▸ **Work required**: Would you give the entries below again, precisely as they are written?
Start of Block
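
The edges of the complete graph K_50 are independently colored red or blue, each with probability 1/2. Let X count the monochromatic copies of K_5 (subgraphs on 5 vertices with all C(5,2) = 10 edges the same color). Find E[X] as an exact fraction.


Let X = Σ_S X_S over the C(50, 5) = 2118760 subsets S of size 5, where X_S = 1 if the K_5 on S is monochromatic.
For a fixed S, the K_5 on S has C(5, 2) = 10 edges. P[all 10 edges red] = (1/2)^10, and likewise for blue, so P[monochromatic] = 2·(1/2)^10 = 2^{1 − 10} = 1/512.
By linearity: E[X] = C(50, 5) · 2^{1 − 10} = 2118760 · 1/512 = 264845/64.
Numerically: E[X] ≈ 4138.20312.

E[X] = C(50,5)·2^(1−C(5,2)) = 264845/64 ≈ 4138.20312.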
End of Block
▸ **Reply to the task**:
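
The edges of the complete graph K_50 are independently colored red or blue, each with probability 1/2. Let X count the monochromatic copies of K_5 (subgraphs on 5 vertices with all C(5,2) = 10 edges the same color). Find E[X] as an exact fraction.


Let X = Σ_S X_S over the C(50, 5) = 2118760 subsets S of size 5, where X_S = 1 if the K_5 on S is monochromatic.
For a fixed S, the K_5 on S has C(5, 2) = 10 edges. P[all 10 edges red] = (1/2)^10, and likewise for blue, so P[monochromatic] = 2·(1/2)^10 = 2^{1 − 10} = 1/512.
By linearity: E[X] = C(50, 5) · 2^{1 − 10} = 2118760 · 1/512 = 264845/64.
Numerically: E[X] ≈ 4138.20312.

E[X] = C(50,5)·2^(1−C(5,2)) = 264845/64 ≈ 4138.20312.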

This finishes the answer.